--- Aim of the task ---
The answer must consist of every record below, reproduced exactly.

(Collected data entries)
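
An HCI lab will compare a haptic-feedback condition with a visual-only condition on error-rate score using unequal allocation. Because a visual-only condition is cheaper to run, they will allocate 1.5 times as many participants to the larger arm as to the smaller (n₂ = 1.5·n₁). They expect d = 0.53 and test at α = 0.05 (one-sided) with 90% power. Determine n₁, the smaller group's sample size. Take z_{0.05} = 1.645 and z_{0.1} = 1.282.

With allocation ratio k = n₂/n₁ = 1.5, Var(x̄₁−x̄₂) = σ²(1/n₁ + 1/(k·n₁)) = σ²·(k+1)/(k·n₁).
So n₁ = (1 + 1/k)·((z_{α} + z_β)/d)² = 1.667 × (2.927/0.53)².
n₁ = 1.667 × 30.50 = 50.8.
Round up: n₁ = 51, giving n₂ = ⌈1.5 × 51⌉ = ⌈76.5⌉ = 77.

n₁ = 51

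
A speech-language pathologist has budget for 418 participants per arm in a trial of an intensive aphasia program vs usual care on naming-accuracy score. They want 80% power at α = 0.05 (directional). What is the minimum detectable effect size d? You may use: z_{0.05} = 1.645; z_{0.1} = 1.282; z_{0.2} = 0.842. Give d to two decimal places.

d_min ≈ 0.17

For two independent groups of n = 418 each: d_min = (z_{α} + z_β)·√(2/n).
z-sum = 1.645 + 0.842 = 2.487.
d_min = 2.487 × √(2/418) = 2.487 × 0.0692 = 0.172.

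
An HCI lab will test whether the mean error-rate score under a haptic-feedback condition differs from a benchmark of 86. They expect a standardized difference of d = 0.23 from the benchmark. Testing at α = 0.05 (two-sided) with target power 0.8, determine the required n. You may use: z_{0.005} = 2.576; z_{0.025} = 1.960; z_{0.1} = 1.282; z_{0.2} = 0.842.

n = 149

For a one-sample test: n = ((z_{α/2} + z_β) / d)².
z_{α/2} + z_β = 1.960 + 0.842 = 2.802.
n = (2.802 / 0.23)² = 12.183² = 148.42.
Round up.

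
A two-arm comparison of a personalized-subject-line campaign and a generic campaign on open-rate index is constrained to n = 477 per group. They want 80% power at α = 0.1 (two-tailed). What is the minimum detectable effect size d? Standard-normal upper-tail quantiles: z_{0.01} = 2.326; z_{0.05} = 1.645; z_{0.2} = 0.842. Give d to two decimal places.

For two independent groups of n = 477 each: d_min = (z_{α/2} + z_β)·√(2/n).
z-sum = 1.645 + 0.842 = 2.487.
d_min = 2.487 × √(2/477) = 2.487 × 0.0648 = 0.161.

d_min ≈ 0.16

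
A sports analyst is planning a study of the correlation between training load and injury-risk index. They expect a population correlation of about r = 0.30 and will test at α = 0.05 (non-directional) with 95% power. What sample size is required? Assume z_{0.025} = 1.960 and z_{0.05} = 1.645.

n = 139

Fisher's z: C = ½·ln((1+r)/(1−r)) = ½·ln(1.8571) = 0.3095.
n = ((z_{α/2} + z_β)/C)² + 3.
(1.960 + 1.645) / 0.3095 = 3.605 / 0.3095 = 11.648.
n = 11.648² + 3 = 135.67 + 3 = 138.7.
Round up.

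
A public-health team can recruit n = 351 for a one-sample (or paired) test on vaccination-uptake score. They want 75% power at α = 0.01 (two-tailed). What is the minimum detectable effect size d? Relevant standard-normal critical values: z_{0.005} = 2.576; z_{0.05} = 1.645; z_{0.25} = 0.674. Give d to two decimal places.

For a single sample (or paired design) of n = 351: d_min = (z_{α/2} + z_β)/√n.
z-sum = 2.576 + 0.674 = 3.250.
d_min = 3.250 / √351 = 3.250 / 18.735 = 0.173.

d_min ≈ 0.17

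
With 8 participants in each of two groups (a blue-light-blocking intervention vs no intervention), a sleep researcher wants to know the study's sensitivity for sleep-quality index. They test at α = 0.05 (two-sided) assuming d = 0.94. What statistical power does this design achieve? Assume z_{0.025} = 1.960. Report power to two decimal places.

For two equal groups, power = Φ(d·√(n/2) − z_{α/2}).
d·√(n/2) = 0.94 × √(8/2) = 0.94 × 2.000 = 1.880.
z_β = 1.880 − 1.960 = -0.080.
Power = Φ(-0.080) = 0.468.

power ≈ 0.47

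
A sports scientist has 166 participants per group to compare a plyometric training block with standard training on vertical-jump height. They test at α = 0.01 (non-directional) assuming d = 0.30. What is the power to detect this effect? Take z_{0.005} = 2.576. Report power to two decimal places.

For two equal groups, power = Φ(d·√(n/2) − z_{α/2}).
d·√(n/2) = 0.30 × √(166/2) = 0.30 × 9.110 = 2.733.
z_β = 2.733 − 2.576 = 0.157.
Power = Φ(0.157) = 0.562.

power ≈ 0.56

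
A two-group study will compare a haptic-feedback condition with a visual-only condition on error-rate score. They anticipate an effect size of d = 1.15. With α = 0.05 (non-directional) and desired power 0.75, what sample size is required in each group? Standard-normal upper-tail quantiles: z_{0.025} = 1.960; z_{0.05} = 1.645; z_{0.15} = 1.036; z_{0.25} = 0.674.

For two independent groups with equal n: n = 2·((z_{α/2} + z_β) / d)².
z_{α/2} + z_β = 1.960 + 0.674 = 2.634.
n = 2 × (2.634 / 1.15)² = 2 × 2.290² = 2 × 5.25 = 10.5.
Round up to the next whole participant.

n = 11 per group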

--- Task output ---
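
An HCI lab will compare a haptic-feedback condition with a visual-only condition on error-rate score using unequal allocation. Because a visual-only condition is cheaper to run, they will allocate 1.5 times as many participants to the larger arm as to the smaller (n₂ = 1.5·n₁). They expect d = 0.53 and test at α = 0.05 (one-sided) with 90% power. Determine n₁, the smaller group's sample size. Take z_{0.05} = 1.645 and z_{0.1} = 1.282.

With allocation ratio k = n₂/n₁ = 1.5, Var(x̄₁−x̄₂) = σ²(1/n₁ + 1/(k·n₁)) = σ²·(k+1)/(k·n₁).
So n₁ = (1 + 1/k)·((z_{α} + z_β)/d)² = 1.667 × (2.927/0.53)².
n₁ = 1.667 × 30.50 = 50.8.
Round up: n₁ = 51, giving n₂ = ⌈1.5 × 51⌉ = ⌈76.5⌉ = 77.

n₁ = 51

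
A speech-language pathologist has budget for 418 participants per arm in a trial of an intensive aphasia program vs usual care on naming-accuracy score. They want 80% power at α = 0.05 (directional). What is the minimum detectable effect size d? You may use: z_{0.05} = 1.645; z_{0.1} = 1.282; z_{0.2} = 0.842. Give d to two decimal places.

d_min ≈ 0.17

For two independent groups of n = 418 each: d_min = (z_{α} + z_β)·√(2/n).
z-sum = 1.645 + 0.842 = 2.487.
d_min = 2.487 × √(2/418) = 2.487 × 0.0692 = 0.172.

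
An HCI lab will test whether the mean error-rate score under a haptic-feedback condition differs from a benchmark of 86. They expect a standardized difference of d = 0.23 from the benchmark. Testing at α = 0.05 (two-sided) with target power 0.8, determine the required n. You may use: z_{0.005} = 2.576; z_{0.025} = 1.960; z_{0.1} = 1.282; z_{0.2} = 0.842.

n = 149

For a one-sample test: n = ((z_{α/2} + z_β) / d)².
z_{α/2} + z_β = 1.960 + 0.842 = 2.802.
n = (2.802 / 0.23)² = 12.183² = 148.42.
Round up.

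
A two-arm comparison of a personalized-subject-line campaign and a generic campaign on open-rate index is constrained to n = 477 per group. They want 80% power at α = 0.1 (two-tailed). What is the minimum detectable effect size d? Standard-normal upper-tail quantiles: z_{0.01} = 2.326; z_{0.05} = 1.645; z_{0.2} = 0.842. Give d to two decimal places.

For two independent groups of n = 477 each: d_min = (z_{α/2} + z_β)·√(2/n).
z-sum = 1.645 + 0.842 = 2.487.
d_min = 2.487 × √(2/477) = 2.487 × 0.0648 = 0.161.

d_min ≈ 0.16

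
A sports analyst is planning a study of the correlation between training load and injury-risk index. They expect a population correlation of about r = 0.30 and will test at α = 0.05 (non-directional) with 95% power. What sample size is required? Assume z_{0.025} = 1.960 and z_{0.05} = 1.645.

n = 139

Fisher's z: C = ½·ln((1+r)/(1−r)) = ½·ln(1.8571) = 0.3095.
n = ((z_{α/2} + z_β)/C)² + 3.
(1.960 + 1.645) / 0.3095 = 3.605 / 0.3095 = 11.648.
n = 11.648² + 3 = 135.67 + 3 = 138.7.
Round up.

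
A public-health team can recruit n = 351 for a one-sample (or paired) test on vaccination-uptake score. They want 75% power at α = 0.01 (two-tailed). What is the minimum detectable effect size d? Relevant standard-normal critical values: z_{0.005} = 2.576; z_{0.05} = 1.645; z_{0.25} = 0.674. Give d to two decimal places.

For a single sample (or paired design) of n = 351: d_min = (z_{α/2} + z_β)/√n.
z-sum = 2.576 + 0.674 = 3.250.
d_min = 3.250 / √351 = 3.250 / 18.735 = 0.173.

d_min ≈ 0.17

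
With 8 participants in each of two groups (a blue-light-blocking intervention vs no intervention), a sleep researcher wants to know the study's sensitivity for sleep-quality index. They test at α = 0.05 (two-sided) assuming d = 0.94. What statistical power does this design achieve? Assume z_{0.025} = 1.960. Report power to two decimal places.

For two equal groups, power = Φ(d·√(n/2) − z_{α/2}).
d·√(n/2) = 0.94 × √(8/2) = 0.94 × 2.000 = 1.880.
z_β = 1.880 − 1.960 = -0.080.
Power = Φ(-0.080) = 0.468.

power ≈ 0.47

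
A sports scientist has 166 participants per group to compare a plyometric training block with standard training on vertical-jump height. They test at α = 0.01 (non-directional) assuming d = 0.30. What is the power to detect this effect? Take z_{0.005} = 2.576. Report power to two decimal places.

For two equal groups, power = Φ(d·√(n/2) − z_{α/2}).
d·√(n/2) = 0.30 × √(166/2) = 0.30 × 9.110 = 2.733.
z_β = 2.733 − 2.576 = 0.157.
Power = Φ(0.157) = 0.562.

power ≈ 0.56

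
A two-group study will compare a haptic-feedback condition with a visual-only condition on error-rate score. They anticipate an effect size of d = 1.15. With α = 0.05 (non-directional) and desired power 0.75, what sample size is required in each group? Standard-normal upper-tail quantiles: z_{0.025} = 1.960; z_{0.05} = 1.645; z_{0.15} = 1.036; z_{0.25} = 0.674.

For two independent groups with equal n: n = 2·((z_{α/2} + z_β) / d)².
z_{α/2} + z_β = 1.960 + 0.674 = 2.634.
n = 2 × (2.634 / 1.15)² = 2 × 2.290² = 2 × 5.25 = 10.5.
Round up to the next whole participant.

n = 11 per group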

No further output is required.